TASK REQUIREMENTS: Begin at the top of the following data. Copy each line exactly until you have copied the line containing "S → ii | ST".

:: DATA SUPPLIED ::

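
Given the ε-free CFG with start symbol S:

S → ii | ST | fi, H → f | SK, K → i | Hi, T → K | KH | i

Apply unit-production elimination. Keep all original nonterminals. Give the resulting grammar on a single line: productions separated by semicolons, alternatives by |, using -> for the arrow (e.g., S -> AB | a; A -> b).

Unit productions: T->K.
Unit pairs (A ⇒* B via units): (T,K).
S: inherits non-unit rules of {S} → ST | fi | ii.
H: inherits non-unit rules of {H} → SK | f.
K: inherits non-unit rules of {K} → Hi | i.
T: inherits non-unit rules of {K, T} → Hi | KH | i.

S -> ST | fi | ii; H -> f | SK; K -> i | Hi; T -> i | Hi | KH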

:::

EXERCISE SOLUTION:
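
Given the ε-free CFG with start symbol S:

S → ii | ST | fi, H → f | SK, K → i | Hi, T → K | KH | i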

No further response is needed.